┌────────
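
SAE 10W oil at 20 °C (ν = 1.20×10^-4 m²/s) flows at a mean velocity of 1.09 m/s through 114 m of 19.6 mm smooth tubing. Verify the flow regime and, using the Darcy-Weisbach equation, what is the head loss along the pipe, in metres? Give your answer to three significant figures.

Re = VD/ν = 1.09·0.01960/1.20×10^-4 = 178 → laminar (Re < 2300)
f = 64/Re = 0.3595
h_f = f(L/D)V²/(2g) = 0.3595·(114/0.01960)·1.09²/(2·9.81) = 126.6 m

h_f ≈ 127 m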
└────────
Set down every record above, word for word.

SOLUTION TO THIS PROBLEM:
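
SAE 10W oil at 20 °C (ν = 1.20×10^-4 m²/s) flows at a mean velocity of 1.09 m/s through 114 m of 19.6 mm smooth tubing. Verify the flow regime and, using the Darcy-Weisbach equation, what is the head loss along the pipe, in metres? Give your answer to three significant figures.

Re = VD/ν = 1.09·0.01960/1.20×10^-4 = 178 → laminar (Re < 2300)
f = 64/Re = 0.3595
h_f = f(L/D)V²/(2g) = 0.3595·(114/0.01960)·1.09²/(2·9.81) = 126.6 m

h_f ≈ 127 m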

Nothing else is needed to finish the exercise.